What to work on = Report each line from the entries in which "labels" can be found.

### Dataset records

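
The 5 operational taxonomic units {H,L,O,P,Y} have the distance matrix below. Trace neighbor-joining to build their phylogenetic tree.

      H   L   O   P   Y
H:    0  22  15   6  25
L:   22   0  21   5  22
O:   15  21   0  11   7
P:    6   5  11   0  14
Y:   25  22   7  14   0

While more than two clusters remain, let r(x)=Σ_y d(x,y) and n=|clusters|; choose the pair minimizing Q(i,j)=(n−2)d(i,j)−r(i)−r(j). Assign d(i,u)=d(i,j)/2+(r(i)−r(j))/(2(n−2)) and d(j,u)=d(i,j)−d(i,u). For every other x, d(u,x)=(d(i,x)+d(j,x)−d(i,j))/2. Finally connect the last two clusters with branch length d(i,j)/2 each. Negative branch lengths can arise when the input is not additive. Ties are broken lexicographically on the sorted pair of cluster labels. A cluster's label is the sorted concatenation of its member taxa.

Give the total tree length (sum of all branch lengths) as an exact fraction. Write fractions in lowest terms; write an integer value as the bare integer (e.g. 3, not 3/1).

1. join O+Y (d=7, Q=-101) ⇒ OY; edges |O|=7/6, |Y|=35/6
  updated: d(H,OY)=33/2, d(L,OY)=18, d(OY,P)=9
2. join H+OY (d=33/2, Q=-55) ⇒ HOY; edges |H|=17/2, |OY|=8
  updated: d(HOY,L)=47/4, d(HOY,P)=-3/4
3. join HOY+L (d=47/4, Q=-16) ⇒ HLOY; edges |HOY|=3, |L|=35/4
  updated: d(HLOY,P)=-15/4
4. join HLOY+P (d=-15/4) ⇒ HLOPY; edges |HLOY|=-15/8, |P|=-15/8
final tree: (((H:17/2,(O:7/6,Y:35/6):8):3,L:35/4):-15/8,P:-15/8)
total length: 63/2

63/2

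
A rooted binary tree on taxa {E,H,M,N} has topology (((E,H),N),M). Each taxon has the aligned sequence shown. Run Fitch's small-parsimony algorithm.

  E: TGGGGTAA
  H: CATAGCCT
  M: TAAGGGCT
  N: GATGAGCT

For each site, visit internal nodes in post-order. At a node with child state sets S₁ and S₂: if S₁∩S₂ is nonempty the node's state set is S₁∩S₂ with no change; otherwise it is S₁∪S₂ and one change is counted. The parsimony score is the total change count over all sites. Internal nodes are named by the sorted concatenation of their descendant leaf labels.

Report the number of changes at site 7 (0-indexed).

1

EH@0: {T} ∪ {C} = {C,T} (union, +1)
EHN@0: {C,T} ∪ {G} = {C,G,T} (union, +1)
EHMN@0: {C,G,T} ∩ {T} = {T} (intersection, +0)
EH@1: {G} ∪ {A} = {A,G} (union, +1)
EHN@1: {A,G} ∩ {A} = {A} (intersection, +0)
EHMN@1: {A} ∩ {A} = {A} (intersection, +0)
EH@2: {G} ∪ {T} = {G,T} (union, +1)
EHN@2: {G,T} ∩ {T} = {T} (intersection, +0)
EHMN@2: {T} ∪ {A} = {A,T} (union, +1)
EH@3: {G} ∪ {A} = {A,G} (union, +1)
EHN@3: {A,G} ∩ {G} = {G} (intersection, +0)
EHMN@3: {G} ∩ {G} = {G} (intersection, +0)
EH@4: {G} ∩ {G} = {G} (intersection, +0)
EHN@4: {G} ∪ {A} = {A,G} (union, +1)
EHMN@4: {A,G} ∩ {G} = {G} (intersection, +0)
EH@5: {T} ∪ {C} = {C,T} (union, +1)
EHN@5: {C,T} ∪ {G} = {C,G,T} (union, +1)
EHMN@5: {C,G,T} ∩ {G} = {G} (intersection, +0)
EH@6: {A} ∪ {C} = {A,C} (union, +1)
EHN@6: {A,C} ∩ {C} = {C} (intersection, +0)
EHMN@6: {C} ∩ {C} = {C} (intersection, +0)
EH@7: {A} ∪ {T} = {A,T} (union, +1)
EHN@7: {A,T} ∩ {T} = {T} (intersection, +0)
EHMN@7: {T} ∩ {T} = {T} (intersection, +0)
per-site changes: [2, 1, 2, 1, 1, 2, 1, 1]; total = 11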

######

Solution =
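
While more than two clusters remain, let r(x)=Σ_y d(x,y) and n=|clusters|; choose the pair minimizing Q(i,j)=(n−2)d(i,j)−r(i)−r(j). Assign d(i,u)=d(i,j)/2+(r(i)−r(j))/(2(n−2)) and d(j,u)=d(i,j)−d(i,u). For every other x, d(u,x)=(d(i,x)+d(j,x)−d(i,j))/2. Finally connect the last two clusters with branch length d(i,j)/2 each. Negative branch lengths can arise when the input is not additive. Ties are broken lexicographically on the sorted pair of cluster labels. A cluster's label is the sorted concatenation of its member taxa.
For each site, visit internal nodes in post-order. At a node with child state sets S₁ and S₂: if S₁∩S₂ is nonempty the node's state set is S₁∩S₂ with no change; otherwise it is S₁∪S₂ and one change is counted. The parsimony score is the total change count over all sites. Internal nodes are named by the sorted concatenation of their descendant leaf labels.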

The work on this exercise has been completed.